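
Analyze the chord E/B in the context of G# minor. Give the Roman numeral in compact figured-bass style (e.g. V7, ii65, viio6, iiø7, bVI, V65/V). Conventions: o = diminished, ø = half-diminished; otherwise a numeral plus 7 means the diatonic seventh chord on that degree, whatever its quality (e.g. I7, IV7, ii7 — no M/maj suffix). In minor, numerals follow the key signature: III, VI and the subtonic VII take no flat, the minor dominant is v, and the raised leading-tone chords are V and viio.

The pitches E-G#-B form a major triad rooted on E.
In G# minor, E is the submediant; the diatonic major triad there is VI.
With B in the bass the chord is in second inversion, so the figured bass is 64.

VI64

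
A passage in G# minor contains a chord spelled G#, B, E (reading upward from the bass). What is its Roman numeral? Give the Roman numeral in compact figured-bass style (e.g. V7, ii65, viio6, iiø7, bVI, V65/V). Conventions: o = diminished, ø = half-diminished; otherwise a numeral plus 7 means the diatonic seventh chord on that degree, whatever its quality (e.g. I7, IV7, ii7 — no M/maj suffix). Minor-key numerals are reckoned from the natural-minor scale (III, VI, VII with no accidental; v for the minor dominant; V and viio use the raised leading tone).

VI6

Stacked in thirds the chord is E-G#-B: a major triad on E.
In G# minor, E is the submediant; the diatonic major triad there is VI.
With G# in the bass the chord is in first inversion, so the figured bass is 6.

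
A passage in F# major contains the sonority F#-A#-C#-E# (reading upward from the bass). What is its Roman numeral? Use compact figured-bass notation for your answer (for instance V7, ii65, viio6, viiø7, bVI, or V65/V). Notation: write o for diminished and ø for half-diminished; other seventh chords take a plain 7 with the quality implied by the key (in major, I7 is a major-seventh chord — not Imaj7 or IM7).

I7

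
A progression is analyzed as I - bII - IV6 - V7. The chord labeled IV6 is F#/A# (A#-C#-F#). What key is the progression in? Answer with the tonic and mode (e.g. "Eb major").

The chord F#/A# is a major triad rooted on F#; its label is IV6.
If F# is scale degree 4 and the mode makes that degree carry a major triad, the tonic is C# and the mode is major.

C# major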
---
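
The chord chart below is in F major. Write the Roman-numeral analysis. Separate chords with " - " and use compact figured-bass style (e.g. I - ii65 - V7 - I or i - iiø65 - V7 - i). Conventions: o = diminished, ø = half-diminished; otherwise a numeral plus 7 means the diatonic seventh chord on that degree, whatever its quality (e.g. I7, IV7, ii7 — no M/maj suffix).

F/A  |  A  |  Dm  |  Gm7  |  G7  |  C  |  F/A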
==
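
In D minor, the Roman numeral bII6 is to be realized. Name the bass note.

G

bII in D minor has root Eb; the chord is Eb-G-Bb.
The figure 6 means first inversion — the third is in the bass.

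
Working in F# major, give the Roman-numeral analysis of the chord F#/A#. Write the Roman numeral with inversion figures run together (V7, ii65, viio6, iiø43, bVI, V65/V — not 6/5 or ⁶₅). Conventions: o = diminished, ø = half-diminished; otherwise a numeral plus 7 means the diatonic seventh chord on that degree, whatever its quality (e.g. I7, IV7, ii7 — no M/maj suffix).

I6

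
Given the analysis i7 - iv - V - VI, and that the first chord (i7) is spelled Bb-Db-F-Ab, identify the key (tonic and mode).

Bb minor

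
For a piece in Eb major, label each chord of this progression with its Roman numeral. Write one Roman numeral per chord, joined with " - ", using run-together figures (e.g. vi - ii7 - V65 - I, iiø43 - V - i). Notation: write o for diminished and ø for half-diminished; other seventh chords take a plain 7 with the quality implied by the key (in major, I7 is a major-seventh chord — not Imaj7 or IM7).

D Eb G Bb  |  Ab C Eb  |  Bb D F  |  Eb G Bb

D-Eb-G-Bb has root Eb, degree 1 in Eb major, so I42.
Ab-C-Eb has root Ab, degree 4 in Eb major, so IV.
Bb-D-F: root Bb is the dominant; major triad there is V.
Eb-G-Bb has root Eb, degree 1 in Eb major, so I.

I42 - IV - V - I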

To do =
Find "Given the analysis" in the entries above and copy that whole line exactly, then each line after it through the line that contains "For a piece".

Output =
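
Given the analysis i7 - iv - V - VI, and that the first chord (i7) is spelled Bb-Db-F-Ab, identify the key (tonic and mode).

Bb minor

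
For a piece in Eb major, label each chord of this progression with its Roman numeral. Write one Roman numeral per chord, joined with " - ", using run-together figures (e.g. vi - ii7 - V65 - I, iiø43 - V - i). Notation: write o for diminished and ø for half-diminished; other seventh chords take a plain 7 with the quality implied by the key (in major, I7 is a major-seventh chord — not Imaj7 or IM7).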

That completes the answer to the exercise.